[Source data]

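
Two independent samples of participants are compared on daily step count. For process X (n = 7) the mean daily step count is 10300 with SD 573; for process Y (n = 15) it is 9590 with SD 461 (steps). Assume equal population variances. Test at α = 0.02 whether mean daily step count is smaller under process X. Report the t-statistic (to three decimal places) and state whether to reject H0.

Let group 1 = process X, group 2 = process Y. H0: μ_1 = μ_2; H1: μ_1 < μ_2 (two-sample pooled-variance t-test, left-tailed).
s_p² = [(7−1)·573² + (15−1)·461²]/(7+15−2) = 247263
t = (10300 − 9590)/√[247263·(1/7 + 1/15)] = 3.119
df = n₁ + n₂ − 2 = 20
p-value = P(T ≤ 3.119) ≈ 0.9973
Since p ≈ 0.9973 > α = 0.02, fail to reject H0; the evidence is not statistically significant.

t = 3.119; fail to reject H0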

[/Source data]

Reproduce the records above in full, without altering a single character.

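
Two independent samples of participants are compared on daily step count. For process X (n = 7) the mean daily step count is 10300 with SD 573; for process Y (n = 15) it is 9590 with SD 461 (steps). Assume equal population variances. Test at α = 0.02 whether mean daily step count is smaller under process X. Report the t-statistic (to three decimal places) and state whether to reject H0.

Let group 1 = process X, group 2 = process Y. H0: μ_1 = μ_2; H1: μ_1 < μ_2 (two-sample pooled-variance t-test, left-tailed).
s_p² = [(7−1)·573² + (15−1)·461²]/(7+15−2) = 247263
t = (10300 − 9590)/√[247263·(1/7 + 1/15)] = 3.119
df = n₁ + n₂ − 2 = 20
p-value = P(T ≤ 3.119) ≈ 0.9973
Since p ≈ 0.9973 > α = 0.02, fail to reject H0; the evidence is not statistically significant.

t = 3.119; fail to reject H0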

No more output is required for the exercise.